#### Work instructions:
After reading each line of the entries, give the number of lines that contain "denotes" and nothing else.

[Input records]

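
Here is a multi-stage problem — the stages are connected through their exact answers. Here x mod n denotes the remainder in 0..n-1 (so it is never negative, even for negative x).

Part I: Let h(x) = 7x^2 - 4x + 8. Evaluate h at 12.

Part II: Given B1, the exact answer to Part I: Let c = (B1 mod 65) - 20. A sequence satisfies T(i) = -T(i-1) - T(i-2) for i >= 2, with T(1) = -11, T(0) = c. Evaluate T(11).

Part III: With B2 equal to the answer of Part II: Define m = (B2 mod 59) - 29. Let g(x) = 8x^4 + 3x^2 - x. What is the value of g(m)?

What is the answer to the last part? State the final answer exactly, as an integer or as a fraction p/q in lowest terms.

672

Part I: 7*(12)^2 - 4*(12)^1 + 8 = (1008) + (-48) + (8) = 968; answer 968
Part II: B1 = 968; c = 38; T(2) = -1*(-11) - 1*(38) = -27; iterating: T(2)=-27, T(3)=38, T(4)=-11, T(5)=-27, T(6)=38, T(7)=-11, T(8)=-27, T(9)=38, T(10)=-11, T(11)=-27; answer -27
Part III: B2 = -27; m = 3; 8*(3)^4 + 3*(3)^2 - 1*(3)^1 = (648) + (27) + (-3) = 672; answer 672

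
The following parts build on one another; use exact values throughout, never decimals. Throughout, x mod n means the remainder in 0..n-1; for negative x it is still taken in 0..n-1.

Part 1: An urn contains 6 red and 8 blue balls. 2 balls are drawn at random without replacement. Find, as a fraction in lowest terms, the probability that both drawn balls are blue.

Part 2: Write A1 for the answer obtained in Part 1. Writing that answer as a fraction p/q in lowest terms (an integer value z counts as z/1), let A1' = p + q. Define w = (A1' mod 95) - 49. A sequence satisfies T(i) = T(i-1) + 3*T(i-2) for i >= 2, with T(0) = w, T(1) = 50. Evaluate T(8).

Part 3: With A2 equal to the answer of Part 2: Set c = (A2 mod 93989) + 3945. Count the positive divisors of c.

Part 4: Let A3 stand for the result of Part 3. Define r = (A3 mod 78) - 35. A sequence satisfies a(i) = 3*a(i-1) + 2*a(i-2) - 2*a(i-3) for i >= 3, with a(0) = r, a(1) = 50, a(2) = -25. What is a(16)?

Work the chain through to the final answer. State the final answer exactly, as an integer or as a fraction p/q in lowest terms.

Part 1: total draws C(14,2) = 91; favorable C(8,2) = 28; P = 4/13; answer 4/13
Part 2: A1 = 4/13; threaded value p + q = 17; w = -32; T(2) = 1*(50) + 3*(-32) = -46; iterating: T(2)=-46, T(3)=104, T(4)=-34, T(5)=278, T(6)=176, T(7)=1010, T(8)=1538; answer 1538
Part 3: A2 = 1538; c = 5483; 5483 is prime, so its only divisors are 1 and 5483; count = 2; answer 2
Part 4: A3 = 2; r = -33; a(3) = 3*(-25) + 2*(50) - 2*(-33) = 91; iterating: a(3)=91, a(4)=123, a(5)=601, a(6)=1867, a(7)=6557, a(8)=22203, a(9)=75989, a(10)=259259, a(11)=885349, a(12)=3022587, a(13)=10319941, a(14)=35234299, a(15)=120297605, a(16)=410721531; answer 410721531

410721531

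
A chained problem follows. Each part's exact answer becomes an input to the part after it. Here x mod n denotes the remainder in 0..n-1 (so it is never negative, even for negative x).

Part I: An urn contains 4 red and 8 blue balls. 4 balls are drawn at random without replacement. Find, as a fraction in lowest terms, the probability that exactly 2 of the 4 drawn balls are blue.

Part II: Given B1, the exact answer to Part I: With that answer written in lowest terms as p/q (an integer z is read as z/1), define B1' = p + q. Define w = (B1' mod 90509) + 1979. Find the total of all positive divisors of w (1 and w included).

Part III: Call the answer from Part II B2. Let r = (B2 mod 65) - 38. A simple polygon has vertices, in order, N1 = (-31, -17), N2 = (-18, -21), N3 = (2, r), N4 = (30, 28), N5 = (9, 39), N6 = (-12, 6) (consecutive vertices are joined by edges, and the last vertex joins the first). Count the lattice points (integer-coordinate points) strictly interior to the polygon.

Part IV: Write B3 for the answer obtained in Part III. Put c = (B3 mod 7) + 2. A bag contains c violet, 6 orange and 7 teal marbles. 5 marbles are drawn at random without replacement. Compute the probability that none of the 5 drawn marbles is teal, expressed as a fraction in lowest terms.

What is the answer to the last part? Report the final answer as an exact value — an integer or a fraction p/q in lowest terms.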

[/Input records]

#### Written answer:
2